* _Problem_:
What you return should be every record, retyped without a single change.

* _Material provided_:
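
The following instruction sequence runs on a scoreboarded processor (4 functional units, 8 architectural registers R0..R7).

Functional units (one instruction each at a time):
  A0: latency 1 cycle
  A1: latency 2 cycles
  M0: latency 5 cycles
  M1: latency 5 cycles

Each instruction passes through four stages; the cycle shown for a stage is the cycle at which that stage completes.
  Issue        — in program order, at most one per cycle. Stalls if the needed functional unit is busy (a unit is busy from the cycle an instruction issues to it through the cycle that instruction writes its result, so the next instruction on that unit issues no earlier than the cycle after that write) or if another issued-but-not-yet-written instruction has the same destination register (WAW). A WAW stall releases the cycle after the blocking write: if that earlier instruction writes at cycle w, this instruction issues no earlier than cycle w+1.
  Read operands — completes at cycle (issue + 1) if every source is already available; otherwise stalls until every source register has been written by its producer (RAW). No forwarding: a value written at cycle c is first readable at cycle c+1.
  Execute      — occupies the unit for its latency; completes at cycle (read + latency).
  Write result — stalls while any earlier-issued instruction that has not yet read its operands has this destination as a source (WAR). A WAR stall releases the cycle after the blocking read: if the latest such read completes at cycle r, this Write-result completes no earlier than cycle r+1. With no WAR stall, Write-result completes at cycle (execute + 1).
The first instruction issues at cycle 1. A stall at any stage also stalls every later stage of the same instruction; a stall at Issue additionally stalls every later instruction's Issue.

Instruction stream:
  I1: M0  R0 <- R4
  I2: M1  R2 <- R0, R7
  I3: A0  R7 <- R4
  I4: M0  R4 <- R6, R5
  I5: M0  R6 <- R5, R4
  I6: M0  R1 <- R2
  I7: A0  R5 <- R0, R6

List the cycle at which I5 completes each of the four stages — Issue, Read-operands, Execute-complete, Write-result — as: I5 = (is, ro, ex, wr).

I5 = (17, 18, 23, 24)

1) issue 1, read 2, done 7, write 8
2) issue 2, read 9, done 14, write 15  <RAW R0: wait I1 write@8>
3) issue 3, read 4, done 5, write 10  <WAR R7: wait I2 read@9>
4) issue 9, read 10, done 15, write 16  <struct: M0 busy until I1 writes@8>
5) issue 17, read 18, done 23, write 24  <struct: M0 busy until I4 writes@16>
6) issue 25, read 26, done 31, write 32  <struct: M0 busy until I5 writes@24>
7) issue 26, read 27, done 28, write 29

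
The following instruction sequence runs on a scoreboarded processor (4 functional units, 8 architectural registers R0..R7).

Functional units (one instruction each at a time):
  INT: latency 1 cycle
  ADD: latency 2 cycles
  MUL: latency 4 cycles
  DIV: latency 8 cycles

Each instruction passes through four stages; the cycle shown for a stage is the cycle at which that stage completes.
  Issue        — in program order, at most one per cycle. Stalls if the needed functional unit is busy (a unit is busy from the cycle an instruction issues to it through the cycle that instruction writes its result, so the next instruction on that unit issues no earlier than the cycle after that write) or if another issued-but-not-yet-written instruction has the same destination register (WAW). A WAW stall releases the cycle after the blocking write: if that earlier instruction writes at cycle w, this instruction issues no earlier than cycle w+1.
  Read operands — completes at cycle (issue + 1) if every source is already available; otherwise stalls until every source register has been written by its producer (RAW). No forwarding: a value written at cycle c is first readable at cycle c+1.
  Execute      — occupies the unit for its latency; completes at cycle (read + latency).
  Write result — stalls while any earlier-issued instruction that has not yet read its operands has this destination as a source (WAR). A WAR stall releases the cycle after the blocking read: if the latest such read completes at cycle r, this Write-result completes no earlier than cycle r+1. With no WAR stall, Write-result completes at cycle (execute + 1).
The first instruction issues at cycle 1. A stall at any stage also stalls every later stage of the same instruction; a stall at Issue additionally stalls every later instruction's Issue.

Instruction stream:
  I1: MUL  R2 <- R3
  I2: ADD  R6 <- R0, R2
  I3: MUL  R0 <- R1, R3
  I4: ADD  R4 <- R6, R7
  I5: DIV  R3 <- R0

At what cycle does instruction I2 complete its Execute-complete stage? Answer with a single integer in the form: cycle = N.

[1] issue I1 (MUL)
[2] I1 read-ops; issue I2 (ADD)
[6] I1 finished on MUL
[7] I1→R2
[8] I2 read-ops; issue I3 (MUL)
[9] I3 read-ops
[10] I2 finished on ADD
[11] I2→R6
[12] issue I4 (ADD)
[13] I3 finished on MUL; I4 read-ops; issue I5 (DIV)
[14] I3→R0
[15] I4 finished on ADD; I5 read-ops
[16] I4→R4
[23] I5 finished on DIV
[24] I5→R3

cycle = 10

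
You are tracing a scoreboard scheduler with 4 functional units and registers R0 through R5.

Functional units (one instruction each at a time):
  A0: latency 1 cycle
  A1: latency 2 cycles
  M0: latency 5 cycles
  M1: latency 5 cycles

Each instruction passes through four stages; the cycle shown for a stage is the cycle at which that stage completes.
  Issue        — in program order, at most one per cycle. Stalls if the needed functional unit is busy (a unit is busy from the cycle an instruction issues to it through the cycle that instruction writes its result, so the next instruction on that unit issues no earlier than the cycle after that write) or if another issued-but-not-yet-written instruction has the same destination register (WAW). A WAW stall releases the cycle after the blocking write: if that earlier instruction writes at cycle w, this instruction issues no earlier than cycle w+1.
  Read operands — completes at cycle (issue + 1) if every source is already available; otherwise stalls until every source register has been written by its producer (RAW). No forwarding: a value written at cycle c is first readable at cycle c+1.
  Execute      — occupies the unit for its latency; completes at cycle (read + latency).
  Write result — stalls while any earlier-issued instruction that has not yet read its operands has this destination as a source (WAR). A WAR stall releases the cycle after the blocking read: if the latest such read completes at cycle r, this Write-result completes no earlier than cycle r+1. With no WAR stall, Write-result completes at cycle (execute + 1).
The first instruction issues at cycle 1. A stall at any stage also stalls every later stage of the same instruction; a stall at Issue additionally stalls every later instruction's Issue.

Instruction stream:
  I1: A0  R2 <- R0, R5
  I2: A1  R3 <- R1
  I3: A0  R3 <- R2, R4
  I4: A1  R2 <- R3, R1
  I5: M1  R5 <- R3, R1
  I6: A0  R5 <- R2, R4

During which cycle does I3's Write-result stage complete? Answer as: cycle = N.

cycle = 10

c1: I1 dispatched to A0
c2: I1 operands ready, I2 dispatched to A1
c3: I1 complete, I2 operands ready
c4: R2←I1
c5: I2 complete
c6: R3←I2
c7: I3 dispatched to A0
c8: I3 operands ready, I4 dispatched to A1
c9: I3 complete, I5 dispatched to M1
c10: R3←I3
c11: I4 operands ready, I5 operands ready
c13: I4 complete
c14: R2←I4
c16: I5 complete
c17: R5←I5
c18: I6 dispatched to A0
c19: I6 operands ready
c20: I6 complete
c21: R5←I6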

* _Written answer_:
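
The following instruction sequence runs on a scoreboarded processor (4 functional units, 8 architectural registers R0..R7).

Functional units (one instruction each at a time):
  A0: latency 1 cycle
  A1: latency 2 cycles
  M0: latency 5 cycles
  M1: latency 5 cycles

Each instruction passes through four stages; the cycle shown for a stage is the cycle at which that stage completes.
  Issue        — in program order, at most one per cycle. Stalls if the needed functional unit is busy (a unit is busy from the cycle an instruction issues to it through the cycle that instruction writes its result, so the next instruction on that unit issues no earlier than the cycle after that write) or if another issued-but-not-yet-written instruction has the same destination register (WAW). A WAW stall releases the cycle after the blocking write: if that earlier instruction writes at cycle w, this instruction issues no earlier than cycle w+1.
  Read operands — completes at cycle (issue + 1) if every source is already available; otherwise stalls until every source register has been written by its producer (RAW). No forwarding: a value written at cycle c is first readable at cycle c+1.
  Execute      — occupies the unit for its latency; completes at cycle (read + latency).
  Write result — stalls while any earlier-issued instruction that has not yet read its operands has this destination as a source (WAR). A WAR stall releases the cycle after the blocking read: if the latest such read completes at cycle r, this Write-result completes no earlier than cycle r+1. With no WAR stall, Write-result completes at cycle (execute + 1).
The first instruction issues at cycle 1. A stall at any stage also stalls every later stage of the same instruction; a stall at Issue additionally stalls every later instruction's Issue.

Instruction stream:
  I1: M0  R0 <- R4
  I2: M1  R2 <- R0, R7
  I3: A0  R7 <- R4
  I4: M0  R4 <- R6, R5
  I5: M0  R6 <- R5, R4
  I6: M0  R1 <- R2
  I7: A0  R5 <- R0, R6

List the cycle at which I5 completes each of the four stages — Issue, Read-operands, Execute-complete, Write-result — as: I5 = (is, ro, ex, wr).

I5 = (17, 18, 23, 24)

1) issue 1, read 2, done 7, write 8
2) issue 2, read 9, done 14, write 15  <RAW R0: wait I1 write@8>
3) issue 3, read 4, done 5, write 10  <WAR R7: wait I2 read@9>
4) issue 9, read 10, done 15, write 16  <struct: M0 busy until I1 writes@8>
5) issue 17, read 18, done 23, write 24  <struct: M0 busy until I4 writes@16>
6) issue 25, read 26, done 31, write 32  <struct: M0 busy until I5 writes@24>
7) issue 26, read 27, done 28, write 29

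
The following instruction sequence runs on a scoreboarded processor (4 functional units, 8 architectural registers R0..R7).

Functional units (one instruction each at a time):
  INT: latency 1 cycle
  ADD: latency 2 cycles
  MUL: latency 4 cycles
  DIV: latency 8 cycles

Each instruction passes through four stages; the cycle shown for a stage is the cycle at which that stage completes.
  Issue        — in program order, at most one per cycle. Stalls if the needed functional unit is busy (a unit is busy from the cycle an instruction issues to it through the cycle that instruction writes its result, so the next instruction on that unit issues no earlier than the cycle after that write) or if another issued-but-not-yet-written instruction has the same destination register (WAW). A WAW stall releases the cycle after the blocking write: if that earlier instruction writes at cycle w, this instruction issues no earlier than cycle w+1.
  Read operands — completes at cycle (issue + 1) if every source is already available; otherwise stalls until every source register has been written by its producer (RAW). No forwarding: a value written at cycle c is first readable at cycle c+1.
  Execute      — occupies the unit for its latency; completes at cycle (read + latency).
  Write result — stalls while any earlier-issued instruction that has not yet read its operands has this destination as a source (WAR). A WAR stall releases the cycle after the blocking read: if the latest such read completes at cycle r, this Write-result completes no earlier than cycle r+1. With no WAR stall, Write-result completes at cycle (execute + 1).
The first instruction issues at cycle 1. A stall at any stage also stalls every later stage of the same instruction; a stall at Issue additionally stalls every later instruction's Issue.

Instruction stream:
  I1: MUL  R2 <- R3
  I2: ADD  R6 <- R0, R2
  I3: MUL  R0 <- R1, R3
  I4: ADD  R4 <- R6, R7
  I5: DIV  R3 <- R0

At what cycle does instruction I2 complete its Execute-complete stage? Answer with a single integer in the form: cycle = N.

[1] issue I1 (MUL)
[2] I1 read-ops; issue I2 (ADD)
[6] I1 finished on MUL
[7] I1→R2
[8] I2 read-ops; issue I3 (MUL)
[9] I3 read-ops
[10] I2 finished on ADD
[11] I2→R6
[12] issue I4 (ADD)
[13] I3 finished on MUL; I4 read-ops; issue I5 (DIV)
[14] I3→R0
[15] I4 finished on ADD; I5 read-ops
[16] I4→R4
[23] I5 finished on DIV
[24] I5→R3

cycle = 10

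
You are tracing a scoreboard scheduler with 4 functional units and registers R0 through R5.

Functional units (one instruction each at a time):
  A0: latency 1 cycle
  A1: latency 2 cycles
  M0: latency 5 cycles
  M1: latency 5 cycles

Each instruction passes through four stages; the cycle shown for a stage is the cycle at which that stage completes.
  Issue        — in program order, at most one per cycle. Stalls if the needed functional unit is busy (a unit is busy from the cycle an instruction issues to it through the cycle that instruction writes its result, so the next instruction on that unit issues no earlier than the cycle after that write) or if another issued-but-not-yet-written instruction has the same destination register (WAW). A WAW stall releases the cycle after the blocking write: if that earlier instruction writes at cycle w, this instruction issues no earlier than cycle w+1.
  Read operands — completes at cycle (issue + 1) if every source is already available; otherwise stalls until every source register has been written by its producer (RAW). No forwarding: a value written at cycle c is first readable at cycle c+1.
  Execute      — occupies the unit for its latency; completes at cycle (read + latency).
  Write result — stalls while any earlier-issued instruction that has not yet read its operands has this destination as a source (WAR). A WAR stall releases the cycle after the blocking read: if the latest such read completes at cycle r, this Write-result completes no earlier than cycle r+1. With no WAR stall, Write-result completes at cycle (execute + 1).
The first instruction issues at cycle 1. A stall at any stage also stalls every later stage of the same instruction; a stall at Issue additionally stalls every later instruction's Issue.

Instruction stream:
  I1: A0  R2 <- R0, R5
  I2: A1  R3 <- R1
  I3: A0  R3 <- R2, R4
  I4: A1  R2 <- R3, R1
  I5: M1  R5 <- R3, R1
  I6: A0  R5 <- R2, R4

During which cycle does I3's Write-result stage complete? Answer as: cycle = N.

cycle = 10

c1: I1 dispatched to A0
c2: I1 operands ready, I2 dispatched to A1
c3: I1 complete, I2 operands ready
c4: R2←I1
c5: I2 complete
c6: R3←I2
c7: I3 dispatched to A0
c8: I3 operands ready, I4 dispatched to A1
c9: I3 complete, I5 dispatched to M1
c10: R3←I3
c11: I4 operands ready, I5 operands ready
c13: I4 complete
c14: R2←I4
c16: I5 complete
c17: R5←I5
c18: I6 dispatched to A0
c19: I6 operands ready
c20: I6 complete
c21: R5←I6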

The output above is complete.